→ PROBLEM STATEMENT:
Return every line of the entries that includes the word "prenex".

→ MATERIAL PROVIDED:
┄┄┄┄┄┄┄┄┄┄

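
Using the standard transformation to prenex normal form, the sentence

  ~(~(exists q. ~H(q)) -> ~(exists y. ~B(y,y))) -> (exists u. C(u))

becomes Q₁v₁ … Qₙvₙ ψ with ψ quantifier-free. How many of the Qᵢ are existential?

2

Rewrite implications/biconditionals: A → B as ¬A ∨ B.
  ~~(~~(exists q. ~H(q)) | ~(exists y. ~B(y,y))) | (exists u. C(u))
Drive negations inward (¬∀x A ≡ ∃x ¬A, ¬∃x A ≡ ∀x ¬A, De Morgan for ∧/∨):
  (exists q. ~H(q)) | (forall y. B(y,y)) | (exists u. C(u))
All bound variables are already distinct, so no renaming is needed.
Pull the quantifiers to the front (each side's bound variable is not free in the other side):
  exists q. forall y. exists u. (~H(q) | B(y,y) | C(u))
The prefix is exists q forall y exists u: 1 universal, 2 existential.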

┄┄┄┄┄┄┄┄┄┄

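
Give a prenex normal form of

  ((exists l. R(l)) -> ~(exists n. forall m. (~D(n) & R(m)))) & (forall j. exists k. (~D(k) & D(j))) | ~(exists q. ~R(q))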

┄┄┄┄┄┄┄┄┄┄

→ COMPLETED TASK:
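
Using the standard transformation to prenex normal form, the sentence
Give a prenex normal form of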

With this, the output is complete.